* [Instructions to follow]
Line count for the string "blends": give the number of lines in the data below that contain it, and nothing more.

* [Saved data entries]
=== Section Start ===

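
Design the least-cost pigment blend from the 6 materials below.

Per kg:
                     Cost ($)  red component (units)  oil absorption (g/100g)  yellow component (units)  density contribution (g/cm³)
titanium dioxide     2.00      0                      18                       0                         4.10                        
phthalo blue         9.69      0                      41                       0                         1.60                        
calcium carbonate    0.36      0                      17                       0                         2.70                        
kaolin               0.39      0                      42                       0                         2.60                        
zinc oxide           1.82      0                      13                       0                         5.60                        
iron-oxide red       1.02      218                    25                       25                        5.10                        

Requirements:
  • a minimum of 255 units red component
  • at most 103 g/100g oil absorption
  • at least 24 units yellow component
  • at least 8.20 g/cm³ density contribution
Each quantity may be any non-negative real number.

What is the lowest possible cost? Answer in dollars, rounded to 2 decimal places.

$1.49

Let x1 = kg of titanium dioxide, x2 = kg of phthalo blue, x3 = kg of calcium carbonate, x4 = kg of kaolin, x5 = kg of zinc oxide, x6 = kg of iron-oxide red.
Minimize 2x1 + 9.69x2 + 0.36x3 + 0.39x4 + 1.82x5 + 1.02x6 subject to:
  218x6 ≥ 255   (red component)
  18x1 + 41x2 + 17x3 + 42x4 + 13x5 + 25x6 ≤ 103   (oil absorption)
  25x6 ≥ 24   (yellow component)
  4.1x1 + 1.6x2 + 2.7x3 + 2.6x4 + 5.6x5 + 5.1x6 ≥ 8.2   (density contribution)
  x1, x2, x3, x4, x5, x6 ≥ 0.
At the optimum only calcium carbonate, iron-oxide red are positive (titanium dioxide, phthalo blue, kaolin, zinc oxide = 0). There the red component and density contribution constraints are tight.
Optimal quantities: calcium carbonate = 0.8276 kg, iron-oxide red = 1.17 kg.
Cost = 0.36·0.8276 + 1.02·1.17 = 1.4913.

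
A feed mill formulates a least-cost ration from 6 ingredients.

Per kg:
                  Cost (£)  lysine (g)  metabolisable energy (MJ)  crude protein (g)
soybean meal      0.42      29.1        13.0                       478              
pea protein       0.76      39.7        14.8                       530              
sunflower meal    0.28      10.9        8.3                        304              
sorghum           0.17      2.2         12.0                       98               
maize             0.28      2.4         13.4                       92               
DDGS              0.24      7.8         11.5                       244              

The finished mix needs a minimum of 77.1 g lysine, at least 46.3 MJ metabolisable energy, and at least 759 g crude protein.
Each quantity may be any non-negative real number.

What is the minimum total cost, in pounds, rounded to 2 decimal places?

This is a linear program. Let x1 = kg of soybean meal, x2 = kg of pea protein, x3 = kg of sunflower meal, x4 = kg of sorghum, x5 = kg of maize, x6 = kg of DDGS.
min 0.42x1 + 0.76x2 + 0.28x3 + 0.17x4 + 0.28x5 + 0.24x6 with:
  29.1x1 + 39.7x2 + 10.9x3 + 2.2x4 + 2.4x5 + 7.8x6 ≥ 77.1   (lysine)
  13x1 + 14.8x2 + 8.3x3 + 12x4 + 13.4x5 + 11.5x6 ≥ 46.3   (metabolisable energy)
  478x1 + 530x2 + 304x3 + 98x4 + 92x5 + 244x6 ≥ 759   (crude protein)
  x1, x2, x3, x4, x5, x6 ≥ 0.
At the optimum only soybean meal, sorghum are positive (pea protein, sunflower meal, maize, DDGS = 0). There the lysine and metabolisable energy constraints are tight.
Solving gives x1 = 2.568, x4 = 1.076.
Total cost: 0.42·2.568 + 0.17·1.076 = 1.2615.

£1.26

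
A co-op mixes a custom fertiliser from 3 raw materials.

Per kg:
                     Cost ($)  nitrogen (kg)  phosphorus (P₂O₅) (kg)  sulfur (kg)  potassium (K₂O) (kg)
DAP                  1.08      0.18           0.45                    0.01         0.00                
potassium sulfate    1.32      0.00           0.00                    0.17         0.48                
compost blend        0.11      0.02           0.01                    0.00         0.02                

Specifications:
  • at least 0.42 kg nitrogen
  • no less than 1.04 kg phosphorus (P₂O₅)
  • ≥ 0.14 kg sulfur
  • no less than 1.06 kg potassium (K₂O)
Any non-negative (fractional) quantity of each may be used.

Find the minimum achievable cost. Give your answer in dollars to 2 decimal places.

$5.42

Treat it as an LP. Let x1 = kg of DAP, x2 = kg of potassium sulfate, x3 = kg of compost blend.
Minimize 1.08x1 + 1.32x2 + 0.11x3 subject to:
  0.18x1 + 0.02x3 ≥ 0.42   (nitrogen)
  0.45x1 + 0.01x3 ≥ 1.04   (phosphorus (P₂O₅))
  0.01x1 + 0.17x2 ≥ 0.14   (sulfur)
  0.48x2 + 0.02x3 ≥ 1.06   (potassium (K₂O))
  x1, x2, x3 ≥ 0.
All 3 inputs are positive at the optimum. There the nitrogen, phosphorus (P₂O₅), potassium (K₂O) constraints are tight.
Solving gives x1 = 2.306, x2 = 2.198, x3 = 0.25.
Hence cost = 1.08·2.306 + 1.32·2.198 + 0.11·0.25 = $5.4193.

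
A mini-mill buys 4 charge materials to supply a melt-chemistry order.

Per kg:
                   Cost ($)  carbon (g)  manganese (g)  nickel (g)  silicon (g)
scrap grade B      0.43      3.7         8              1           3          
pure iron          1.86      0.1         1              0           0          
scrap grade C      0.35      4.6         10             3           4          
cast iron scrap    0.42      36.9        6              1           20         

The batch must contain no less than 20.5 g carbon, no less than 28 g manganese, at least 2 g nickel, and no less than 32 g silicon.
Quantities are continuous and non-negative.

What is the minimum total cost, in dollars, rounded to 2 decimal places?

$1.23

Let x1 = kg of scrap grade B, x2 = kg of pure iron, x3 = kg of scrap grade C, x4 = kg of cast iron scrap.
Minimize 0.43x1 + 1.86x2 + 0.35x3 + 0.42x4 s.t.:
  3.7x1 + 0.1x2 + 4.6x3 + 36.9x4 ≥ 20.5   (carbon)
  8x1 + 1x2 + 10x3 + 6x4 ≥ 28   (manganese)
  1x1 + 3x3 + 1x4 ≥ 2   (nickel)
  3x1 + 4x3 + 20x4 ≥ 32   (silicon)
  x1, x2, x3, x4 ≥ 0.
The minimum-cost mix takes nothing from scrap grade B, pure iron — only scrap grade C, cast iron scrap. There the manganese and silicon constraints are tight.
Solving gives x3 = 2.091, x4 = 1.182.
Cost = 0.35·2.091 + 0.42·1.182 = 1.2283.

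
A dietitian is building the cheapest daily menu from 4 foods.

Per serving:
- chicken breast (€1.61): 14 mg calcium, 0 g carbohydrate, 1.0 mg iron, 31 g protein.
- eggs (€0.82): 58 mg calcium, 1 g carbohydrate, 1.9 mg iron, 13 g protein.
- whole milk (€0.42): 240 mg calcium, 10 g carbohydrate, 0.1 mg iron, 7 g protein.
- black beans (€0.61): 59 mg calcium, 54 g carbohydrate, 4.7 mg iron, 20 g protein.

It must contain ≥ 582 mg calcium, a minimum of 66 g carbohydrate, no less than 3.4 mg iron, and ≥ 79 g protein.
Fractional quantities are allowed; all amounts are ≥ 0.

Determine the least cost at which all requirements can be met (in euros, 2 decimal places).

€2.74

Set it up as a linear program. Let x1 = servings of chicken breast, x2 = servings of eggs, x3 = servings of whole milk, x4 = servings of black beans.
Minimize 1.61x1 + 0.82x2 + 0.42x3 + 0.61x4 subject to:
  14x1 + 58x2 + 240x3 + 59x4 ≥ 582   (calcium)
  1x2 + 10x3 + 54x4 ≥ 66   (carbohydrate)
  1x1 + 1.9x2 + 0.1x3 + 4.7x4 ≥ 3.4   (iron)
  31x1 + 13x2 + 7x3 + 20x4 ≥ 79   (protein)
  x1, x2, x3, x4 ≥ 0.
At the optimum only whole milk, black beans are positive (chicken breast, eggs = 0). The calcium and protein requirements are met with equality.
So whole milk = 1.591 servings, black beans = 3.393 servings.
Hence cost = 0.42·1.591 + 0.61·3.393 = €2.7380.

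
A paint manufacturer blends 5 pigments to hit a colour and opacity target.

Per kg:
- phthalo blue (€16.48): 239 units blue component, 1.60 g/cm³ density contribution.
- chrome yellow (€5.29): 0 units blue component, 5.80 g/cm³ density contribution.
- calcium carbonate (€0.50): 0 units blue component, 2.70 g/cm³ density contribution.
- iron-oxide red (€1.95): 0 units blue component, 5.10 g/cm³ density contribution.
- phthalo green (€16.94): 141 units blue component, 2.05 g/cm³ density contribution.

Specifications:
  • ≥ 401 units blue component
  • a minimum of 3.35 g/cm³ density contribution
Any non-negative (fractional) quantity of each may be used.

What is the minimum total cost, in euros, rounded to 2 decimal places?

Treat it as an LP. Let x1 = kg of phthalo blue, x2 = kg of chrome yellow, x3 = kg of calcium carbonate, x4 = kg of iron-oxide red, x5 = kg of phthalo green.
Minimise 16.48x1 + 5.29x2 + 0.5x3 + 1.95x4 + 16.94x5 with:
  239x1 + 141x5 ≥ 401   (blue component)
  1.6x1 + 5.8x2 + 2.7x3 + 5.1x4 + 2.05x5 ≥ 3.35   (density contribution)
  x1, x2, x3, x4, x5 ≥ 0.
The cheapest feasible vertex uses only phthalo blue, calcium carbonate; chrome yellow, iron-oxide red, phthalo green are not used. The blue component and density contribution requirements are met with equality.
Optimal quantities: phthalo blue = 1.6778 kg, calcium carbonate = 0.24647 kg.
Cost = 16.48·1.6778 + 0.5·0.24647 = 27.7734.

€27.77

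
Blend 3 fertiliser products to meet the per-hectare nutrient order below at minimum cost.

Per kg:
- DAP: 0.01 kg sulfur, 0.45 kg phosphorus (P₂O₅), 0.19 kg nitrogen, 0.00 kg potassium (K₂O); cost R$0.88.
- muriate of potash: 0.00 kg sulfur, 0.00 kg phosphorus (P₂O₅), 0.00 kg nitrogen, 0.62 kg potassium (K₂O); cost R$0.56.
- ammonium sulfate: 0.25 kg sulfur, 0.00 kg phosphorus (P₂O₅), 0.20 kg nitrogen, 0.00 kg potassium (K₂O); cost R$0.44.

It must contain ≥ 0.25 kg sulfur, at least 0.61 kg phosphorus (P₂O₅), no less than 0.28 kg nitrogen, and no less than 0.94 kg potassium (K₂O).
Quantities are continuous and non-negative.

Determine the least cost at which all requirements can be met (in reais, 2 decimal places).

R$2.46

Let x1 = kg of DAP, x2 = kg of muriate of potash, x3 = kg of ammonium sulfate.
Minimize 0.88x1 + 0.56x2 + 0.44x3 subject to:
  0.01x1 + 0.25x3 ≥ 0.25   (sulfur)
  0.45x1 ≥ 0.61   (phosphorus (P₂O₅))
  0.19x1 + 0.2x3 ≥ 0.28   (nitrogen)
  0.62x2 ≥ 0.94   (potassium (K₂O))
  x1, x2, x3 ≥ 0.
The optimal mix uses every input. The sulfur, phosphorus (P₂O₅), potassium (K₂O) requirements are met with equality.
Optimal quantities: DAP = 1.356 kg, muriate of potash = 1.516 kg, ammonium sulfate = 0.9458 kg.
Total cost: 0.88·1.356 + 0.56·1.516 + 0.44·0.9458 = 2.4584.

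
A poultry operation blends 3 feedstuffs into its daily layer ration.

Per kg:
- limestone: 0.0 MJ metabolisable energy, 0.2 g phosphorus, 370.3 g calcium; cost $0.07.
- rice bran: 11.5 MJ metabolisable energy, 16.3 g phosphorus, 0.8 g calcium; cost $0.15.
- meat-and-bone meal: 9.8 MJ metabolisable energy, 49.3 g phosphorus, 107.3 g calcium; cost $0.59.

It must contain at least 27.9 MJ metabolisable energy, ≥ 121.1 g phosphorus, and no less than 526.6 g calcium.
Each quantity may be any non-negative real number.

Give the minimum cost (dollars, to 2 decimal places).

This is a linear program. Let x1 = kg of limestone, x2 = kg of rice bran, x3 = kg of meat-and-bone meal.
Minimise 0.07x1 + 0.15x2 + 0.59x3 with:
  11.5x2 + 9.8x3 ≥ 27.9   (metabolisable energy)
  0.2x1 + 16.3x2 + 49.3x3 ≥ 121.1   (phosphorus)
  370.3x1 + 0.8x2 + 107.3x3 ≥ 526.6   (calcium)
  x1, x2, x3 ≥ 0.
At the optimum only limestone, rice bran are positive (meat-and-bone meal = 0). There the phosphorus and calcium constraints are tight.
So limestone = 1.406 kg, rice bran = 7.412 kg.
Cost = 0.07·1.406 + 0.15·7.412 = 1.2102.

$1.21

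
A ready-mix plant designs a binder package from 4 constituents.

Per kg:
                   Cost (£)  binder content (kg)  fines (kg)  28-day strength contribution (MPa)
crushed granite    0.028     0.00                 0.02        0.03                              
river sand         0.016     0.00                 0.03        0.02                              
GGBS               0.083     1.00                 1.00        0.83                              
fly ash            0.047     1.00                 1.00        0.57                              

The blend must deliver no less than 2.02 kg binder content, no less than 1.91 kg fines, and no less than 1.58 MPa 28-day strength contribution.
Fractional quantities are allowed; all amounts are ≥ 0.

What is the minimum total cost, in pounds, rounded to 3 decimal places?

Let x1 = kg of crushed granite, x2 = kg of river sand, x3 = kg of GGBS, x4 = kg of fly ash.
Minimise 0.028x1 + 0.016x2 + 0.083x3 + 0.047x4 subject to:
  1x3 + 1x4 ≥ 2.02   (binder content)
  0.02x1 + 0.03x2 + 1x3 + 1x4 ≥ 1.91   (fines)
  0.03x1 + 0.02x2 + 0.83x3 + 0.57x4 ≥ 1.58   (28-day strength contribution)
  x1, x2, x3, x4 ≥ 0.
The minimum-cost mix takes nothing from crushed granite, river sand, GGBS — only fly ash. There the 28-day strength contribution constraint is tight.
So fly ash = 2.772 kg.
Hence cost = 0.047·2.772 = £0.13028.

£0.130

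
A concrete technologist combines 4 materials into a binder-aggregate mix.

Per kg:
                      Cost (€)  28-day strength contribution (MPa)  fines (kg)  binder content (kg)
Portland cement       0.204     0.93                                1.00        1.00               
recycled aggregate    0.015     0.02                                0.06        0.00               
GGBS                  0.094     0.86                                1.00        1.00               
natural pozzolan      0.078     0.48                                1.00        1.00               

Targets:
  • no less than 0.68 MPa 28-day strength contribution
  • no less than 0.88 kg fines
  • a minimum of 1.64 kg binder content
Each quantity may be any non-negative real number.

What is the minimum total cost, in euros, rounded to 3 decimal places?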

=== Section End ===

* [Response to the exercise]
2